(Excerpts from a dataset)
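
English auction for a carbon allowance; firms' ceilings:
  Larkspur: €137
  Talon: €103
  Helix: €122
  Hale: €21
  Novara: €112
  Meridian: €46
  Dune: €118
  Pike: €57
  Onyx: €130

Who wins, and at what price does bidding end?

Larkspur wins at €130

Rule: the price rises until one bidder remains; the winner pays the price at which the last rival dropped out.
Limits in order: 137 (Larkspur) > 130 (Onyx) > 122 (Helix) > 118 (Dune) > 112 (Novara) > 103 (Talon) > …
Bidding ends when Onyx exits at €130; Larkspur takes it.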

- YOUR INSTRUCTIONS -
Each entry above has to be duplicated exactly as it stands.

- OUTPUT FOR THIS TASK -
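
English auction for a carbon allowance; firms' ceilings:
  Larkspur: €137
  Talon: €103
  Helix: €122
  Hale: €21
  Novara: €112
  Meridian: €46
  Dune: €118
  Pike: €57
  Onyx: €130

Who wins, and at what price does bidding end?

Larkspur wins at €130

Rule: the price rises until one bidder remains; the winner pays the price at which the last rival dropped out.
Limits in order: 137 (Larkspur) > 130 (Onyx) > 122 (Helix) > 118 (Dune) > 112 (Novara) > 103 (Talon) > …
Bidding ends when Onyx exits at €130; Larkspur takes it.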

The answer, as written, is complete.